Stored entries
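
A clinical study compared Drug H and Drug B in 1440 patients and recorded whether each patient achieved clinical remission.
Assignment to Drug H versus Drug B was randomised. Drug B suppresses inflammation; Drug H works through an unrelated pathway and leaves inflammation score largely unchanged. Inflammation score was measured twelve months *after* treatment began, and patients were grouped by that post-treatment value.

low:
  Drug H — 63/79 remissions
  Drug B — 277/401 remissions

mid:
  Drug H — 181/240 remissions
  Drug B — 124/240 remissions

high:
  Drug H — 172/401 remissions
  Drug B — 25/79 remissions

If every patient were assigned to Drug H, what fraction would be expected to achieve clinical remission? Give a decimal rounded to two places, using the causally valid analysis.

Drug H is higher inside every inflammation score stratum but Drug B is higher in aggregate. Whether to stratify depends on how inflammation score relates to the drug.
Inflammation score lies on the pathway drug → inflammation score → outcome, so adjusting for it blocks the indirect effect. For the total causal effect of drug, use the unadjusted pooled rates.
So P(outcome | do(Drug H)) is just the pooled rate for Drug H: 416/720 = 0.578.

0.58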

WORK INSTRUCTIONS
How many lines of these records include the word "patients"? Only the number should be written.

EXPECTED OUTPUT
2